#### YOUR TASK
Only the lines from the one with "Determine the result for this optimization scenario. f(x)" to the end of the material should be reproduced, exactly and in full, both ends included.

Top of THE DATA

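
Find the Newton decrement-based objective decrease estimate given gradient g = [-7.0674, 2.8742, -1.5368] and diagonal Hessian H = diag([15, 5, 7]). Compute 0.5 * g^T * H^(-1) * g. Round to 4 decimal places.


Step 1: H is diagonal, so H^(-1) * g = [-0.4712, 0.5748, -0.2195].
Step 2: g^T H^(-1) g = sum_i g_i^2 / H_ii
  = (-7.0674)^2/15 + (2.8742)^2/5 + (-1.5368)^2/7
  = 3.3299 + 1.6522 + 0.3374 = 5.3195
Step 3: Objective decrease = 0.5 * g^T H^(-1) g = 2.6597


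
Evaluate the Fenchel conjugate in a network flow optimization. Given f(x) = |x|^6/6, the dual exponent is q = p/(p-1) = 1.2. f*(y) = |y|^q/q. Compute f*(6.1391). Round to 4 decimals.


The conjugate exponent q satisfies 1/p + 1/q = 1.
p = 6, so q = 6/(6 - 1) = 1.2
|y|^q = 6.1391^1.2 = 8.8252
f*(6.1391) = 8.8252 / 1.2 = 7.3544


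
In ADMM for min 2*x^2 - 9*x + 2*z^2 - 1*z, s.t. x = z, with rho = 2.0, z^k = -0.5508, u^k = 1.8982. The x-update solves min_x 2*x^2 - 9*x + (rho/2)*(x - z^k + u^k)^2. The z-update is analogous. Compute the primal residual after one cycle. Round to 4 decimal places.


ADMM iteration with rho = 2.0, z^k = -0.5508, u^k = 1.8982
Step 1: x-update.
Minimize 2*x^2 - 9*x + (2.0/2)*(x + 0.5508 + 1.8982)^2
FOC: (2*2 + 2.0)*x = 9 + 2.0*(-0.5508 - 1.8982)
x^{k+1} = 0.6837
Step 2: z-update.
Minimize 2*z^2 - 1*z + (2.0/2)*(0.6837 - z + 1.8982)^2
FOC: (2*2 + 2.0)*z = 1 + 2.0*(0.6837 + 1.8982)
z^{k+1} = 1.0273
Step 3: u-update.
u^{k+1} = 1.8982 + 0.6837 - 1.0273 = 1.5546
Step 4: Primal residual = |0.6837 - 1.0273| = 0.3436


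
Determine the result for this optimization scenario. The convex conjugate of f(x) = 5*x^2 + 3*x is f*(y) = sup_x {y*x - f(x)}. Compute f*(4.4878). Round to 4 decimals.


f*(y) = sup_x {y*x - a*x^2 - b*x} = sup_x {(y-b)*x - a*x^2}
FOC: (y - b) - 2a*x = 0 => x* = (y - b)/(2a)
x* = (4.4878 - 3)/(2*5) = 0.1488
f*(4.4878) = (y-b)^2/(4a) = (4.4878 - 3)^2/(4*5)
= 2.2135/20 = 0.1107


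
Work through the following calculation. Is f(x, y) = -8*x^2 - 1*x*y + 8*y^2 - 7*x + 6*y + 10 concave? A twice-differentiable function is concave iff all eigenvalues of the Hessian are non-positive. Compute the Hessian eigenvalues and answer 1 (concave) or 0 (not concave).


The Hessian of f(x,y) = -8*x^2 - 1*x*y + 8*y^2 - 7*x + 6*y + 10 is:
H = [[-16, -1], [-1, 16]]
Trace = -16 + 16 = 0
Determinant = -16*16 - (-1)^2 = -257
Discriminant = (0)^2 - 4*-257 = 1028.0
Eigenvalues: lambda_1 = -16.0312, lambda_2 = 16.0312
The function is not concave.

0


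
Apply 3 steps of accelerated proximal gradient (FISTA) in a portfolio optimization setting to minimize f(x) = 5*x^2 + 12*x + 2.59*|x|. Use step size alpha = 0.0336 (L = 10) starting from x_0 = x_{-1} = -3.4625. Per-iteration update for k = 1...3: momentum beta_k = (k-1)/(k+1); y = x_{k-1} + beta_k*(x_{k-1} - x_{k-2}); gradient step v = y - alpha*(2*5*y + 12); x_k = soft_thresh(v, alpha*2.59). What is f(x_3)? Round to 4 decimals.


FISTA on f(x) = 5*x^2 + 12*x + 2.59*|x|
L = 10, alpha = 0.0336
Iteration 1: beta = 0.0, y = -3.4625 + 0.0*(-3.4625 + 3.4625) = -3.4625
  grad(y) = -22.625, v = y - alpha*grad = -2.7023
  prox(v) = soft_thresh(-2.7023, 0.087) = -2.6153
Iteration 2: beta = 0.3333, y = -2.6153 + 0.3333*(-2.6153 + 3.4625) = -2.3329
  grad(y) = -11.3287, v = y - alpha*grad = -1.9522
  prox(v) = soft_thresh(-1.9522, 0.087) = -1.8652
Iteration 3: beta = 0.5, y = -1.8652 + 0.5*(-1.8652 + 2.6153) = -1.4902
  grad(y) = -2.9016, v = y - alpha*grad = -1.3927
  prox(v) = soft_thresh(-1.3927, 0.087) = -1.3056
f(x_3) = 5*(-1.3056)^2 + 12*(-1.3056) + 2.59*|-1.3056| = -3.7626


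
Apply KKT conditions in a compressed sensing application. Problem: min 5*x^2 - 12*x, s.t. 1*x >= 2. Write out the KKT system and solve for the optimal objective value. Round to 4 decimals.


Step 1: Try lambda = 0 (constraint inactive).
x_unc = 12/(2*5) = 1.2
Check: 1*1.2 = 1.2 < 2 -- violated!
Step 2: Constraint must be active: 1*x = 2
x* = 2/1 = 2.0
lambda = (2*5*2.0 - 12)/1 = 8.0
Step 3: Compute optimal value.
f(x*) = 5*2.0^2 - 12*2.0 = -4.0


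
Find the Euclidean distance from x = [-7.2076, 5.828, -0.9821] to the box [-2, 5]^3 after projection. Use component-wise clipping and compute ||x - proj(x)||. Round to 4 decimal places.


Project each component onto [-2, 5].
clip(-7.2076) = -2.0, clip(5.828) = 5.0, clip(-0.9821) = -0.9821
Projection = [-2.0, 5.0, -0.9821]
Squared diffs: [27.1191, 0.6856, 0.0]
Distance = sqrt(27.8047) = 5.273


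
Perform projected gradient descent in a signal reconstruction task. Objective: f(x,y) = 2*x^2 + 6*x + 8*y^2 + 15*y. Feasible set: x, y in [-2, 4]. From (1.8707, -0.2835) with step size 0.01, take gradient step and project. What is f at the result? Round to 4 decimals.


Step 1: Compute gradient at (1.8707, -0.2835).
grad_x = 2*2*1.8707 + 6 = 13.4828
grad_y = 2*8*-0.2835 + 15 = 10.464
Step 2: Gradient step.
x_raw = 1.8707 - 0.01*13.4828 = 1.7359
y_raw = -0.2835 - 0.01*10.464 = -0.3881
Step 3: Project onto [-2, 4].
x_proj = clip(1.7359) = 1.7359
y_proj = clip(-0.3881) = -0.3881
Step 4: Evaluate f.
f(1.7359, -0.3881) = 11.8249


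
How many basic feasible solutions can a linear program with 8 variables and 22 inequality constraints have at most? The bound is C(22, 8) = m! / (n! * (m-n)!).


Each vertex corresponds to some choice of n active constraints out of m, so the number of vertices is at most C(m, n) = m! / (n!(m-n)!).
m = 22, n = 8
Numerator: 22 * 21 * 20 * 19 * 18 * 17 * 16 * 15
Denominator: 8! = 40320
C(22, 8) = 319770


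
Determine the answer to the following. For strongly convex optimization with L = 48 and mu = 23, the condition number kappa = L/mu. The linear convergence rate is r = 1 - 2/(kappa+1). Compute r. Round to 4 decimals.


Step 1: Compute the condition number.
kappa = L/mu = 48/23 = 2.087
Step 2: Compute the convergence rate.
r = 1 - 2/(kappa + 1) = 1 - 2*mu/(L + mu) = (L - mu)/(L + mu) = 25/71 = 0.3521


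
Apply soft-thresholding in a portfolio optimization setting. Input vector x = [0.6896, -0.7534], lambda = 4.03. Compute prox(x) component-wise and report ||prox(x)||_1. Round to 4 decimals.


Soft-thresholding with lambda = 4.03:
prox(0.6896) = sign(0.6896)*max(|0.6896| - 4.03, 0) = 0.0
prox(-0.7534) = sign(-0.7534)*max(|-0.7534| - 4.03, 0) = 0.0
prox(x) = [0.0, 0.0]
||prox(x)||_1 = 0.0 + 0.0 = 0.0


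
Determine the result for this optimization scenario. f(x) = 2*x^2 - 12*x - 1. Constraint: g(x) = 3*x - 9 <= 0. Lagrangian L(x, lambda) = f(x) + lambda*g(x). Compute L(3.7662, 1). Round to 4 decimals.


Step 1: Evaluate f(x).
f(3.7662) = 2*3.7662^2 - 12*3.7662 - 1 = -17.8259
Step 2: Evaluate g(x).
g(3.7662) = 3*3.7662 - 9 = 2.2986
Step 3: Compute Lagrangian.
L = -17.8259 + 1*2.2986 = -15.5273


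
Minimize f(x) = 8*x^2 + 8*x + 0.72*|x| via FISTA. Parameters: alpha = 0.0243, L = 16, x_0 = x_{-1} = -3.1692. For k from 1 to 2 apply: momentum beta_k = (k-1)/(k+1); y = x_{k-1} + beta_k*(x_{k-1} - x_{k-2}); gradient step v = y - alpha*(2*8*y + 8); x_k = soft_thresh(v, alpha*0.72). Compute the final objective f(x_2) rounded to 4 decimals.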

Bottom of THE DATA

#### SOLUTION TO THIS TASK
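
Determine the result for this optimization scenario. f(x) = 2*x^2 - 12*x - 1. Constraint: g(x) = 3*x - 9 <= 0. Lagrangian L(x, lambda) = f(x) + lambda*g(x). Compute L(3.7662, 1). Round to 4 decimals.


Step 1: Evaluate f(x).
f(3.7662) = 2*3.7662^2 - 12*3.7662 - 1 = -17.8259
Step 2: Evaluate g(x).
g(3.7662) = 3*3.7662 - 9 = 2.2986
Step 3: Compute Lagrangian.
L = -17.8259 + 1*2.2986 = -15.5273


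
Minimize f(x) = 8*x^2 + 8*x + 0.72*|x| via FISTA. Parameters: alpha = 0.0243, L = 16, x_0 = x_{-1} = -3.1692. For k from 1 to 2 apply: momentum beta_k = (k-1)/(k+1); y = x_{k-1} + beta_k*(x_{k-1} - x_{k-2}); gradient step v = y - alpha*(2*8*y + 8); x_k = soft_thresh(v, alpha*0.72). Compute the final objective f(x_2) rounded to 4 decimals.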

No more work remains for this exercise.